Entries taken from a collection:
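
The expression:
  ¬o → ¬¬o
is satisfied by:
  {o: True}


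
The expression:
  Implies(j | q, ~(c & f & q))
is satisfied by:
  {c: False, q: False, f: False}
  {f: True, c: False, q: False}
  {q: True, c: False, f: False}
  {f: True, q: True, c: False}
  {c: True, f: False, q: False}
  {f: True, c: True, q: False}
  {q: True, c: True, f: False}


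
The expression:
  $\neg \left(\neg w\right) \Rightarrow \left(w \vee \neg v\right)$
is always true.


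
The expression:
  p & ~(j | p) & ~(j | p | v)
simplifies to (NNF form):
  False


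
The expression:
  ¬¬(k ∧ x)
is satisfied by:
  {x: True, k: True}


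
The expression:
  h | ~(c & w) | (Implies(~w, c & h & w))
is always true.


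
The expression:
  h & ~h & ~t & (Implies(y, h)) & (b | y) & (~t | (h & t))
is never true.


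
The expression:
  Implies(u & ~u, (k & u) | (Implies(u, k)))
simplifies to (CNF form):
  True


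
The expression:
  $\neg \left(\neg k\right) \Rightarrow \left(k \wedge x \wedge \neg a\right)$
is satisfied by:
  {x: True, a: False, k: False}
  {a: False, k: False, x: False}
  {x: True, a: True, k: False}
  {a: True, x: False, k: False}
  {k: True, x: True, a: False}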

__Your goal__.
Go through the entries above and write each one out exactly.

__Written response__.
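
The expression:
  ¬o → ¬¬o
is satisfied by:
  {o: True}


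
The expression:
  Implies(j | q, ~(c & f & q))
is satisfied by:
  {c: False, q: False, f: False}
  {f: True, c: False, q: False}
  {q: True, c: False, f: False}
  {f: True, q: True, c: False}
  {c: True, f: False, q: False}
  {f: True, c: True, q: False}
  {q: True, c: True, f: False}


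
The expression:
  $\neg \left(\neg w\right) \Rightarrow \left(w \vee \neg v\right)$
is always true.


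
The expression:
  p & ~(j | p) & ~(j | p | v)
simplifies to (NNF form):
  False


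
The expression:
  ¬¬(k ∧ x)
is satisfied by:
  {x: True, k: True}


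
The expression:
  h | ~(c & w) | (Implies(~w, c & h & w))
is always true.


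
The expression:
  h & ~h & ~t & (Implies(y, h)) & (b | y) & (~t | (h & t))
is never true.


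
The expression:
  Implies(u & ~u, (k & u) | (Implies(u, k)))
simplifies to (CNF form):
  True


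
The expression:
  $\neg \left(\neg k\right) \Rightarrow \left(k \wedge x \wedge \neg a\right)$
is satisfied by:
  {x: True, a: False, k: False}
  {a: False, k: False, x: False}
  {x: True, a: True, k: False}
  {a: True, x: False, k: False}
  {k: True, x: True, a: False}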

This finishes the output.